[PROBLEM TO SOLVE] Only one stretch of the listing below is wanted. Give it again exactly, from the line with "Nia: 1057 mm, 9.1" through the line with "Find Spearman's ρ.".

[SUPPLIED DATA]
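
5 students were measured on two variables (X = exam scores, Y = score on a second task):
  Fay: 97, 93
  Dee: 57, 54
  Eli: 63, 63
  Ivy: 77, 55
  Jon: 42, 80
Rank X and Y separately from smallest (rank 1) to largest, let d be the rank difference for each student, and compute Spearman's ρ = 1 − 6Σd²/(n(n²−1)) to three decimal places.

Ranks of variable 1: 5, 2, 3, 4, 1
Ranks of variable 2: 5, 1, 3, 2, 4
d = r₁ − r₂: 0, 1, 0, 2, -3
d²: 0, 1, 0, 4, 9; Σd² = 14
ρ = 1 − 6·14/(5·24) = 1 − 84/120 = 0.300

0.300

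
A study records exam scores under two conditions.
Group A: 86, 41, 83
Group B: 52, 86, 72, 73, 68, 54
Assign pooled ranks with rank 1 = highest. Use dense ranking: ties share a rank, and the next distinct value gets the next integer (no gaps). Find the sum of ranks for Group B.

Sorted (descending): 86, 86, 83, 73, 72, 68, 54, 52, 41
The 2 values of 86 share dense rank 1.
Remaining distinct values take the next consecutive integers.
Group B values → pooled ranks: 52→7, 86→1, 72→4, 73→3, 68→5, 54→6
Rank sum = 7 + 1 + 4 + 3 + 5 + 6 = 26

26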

--

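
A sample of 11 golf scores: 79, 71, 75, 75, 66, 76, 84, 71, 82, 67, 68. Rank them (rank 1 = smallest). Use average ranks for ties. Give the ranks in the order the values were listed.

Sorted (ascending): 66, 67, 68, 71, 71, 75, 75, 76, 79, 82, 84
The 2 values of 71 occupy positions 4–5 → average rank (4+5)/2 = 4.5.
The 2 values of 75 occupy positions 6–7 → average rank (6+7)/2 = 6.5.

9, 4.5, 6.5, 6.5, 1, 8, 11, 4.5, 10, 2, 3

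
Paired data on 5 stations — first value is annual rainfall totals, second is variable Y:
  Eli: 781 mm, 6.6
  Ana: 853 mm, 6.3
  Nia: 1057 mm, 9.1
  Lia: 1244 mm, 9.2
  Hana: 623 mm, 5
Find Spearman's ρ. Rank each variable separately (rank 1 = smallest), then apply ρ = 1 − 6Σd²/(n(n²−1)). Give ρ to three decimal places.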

[TASK SOLUTION]
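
  Nia: 1057 mm, 9.1
  Lia: 1244 mm, 9.2
  Hana: 623 mm, 5
Find Spearman's ρ. Rank each variable separately (rank 1 = smallest), then apply ρ = 1 − 6Σd²/(n(n²−1)). Give ρ to three decimal places.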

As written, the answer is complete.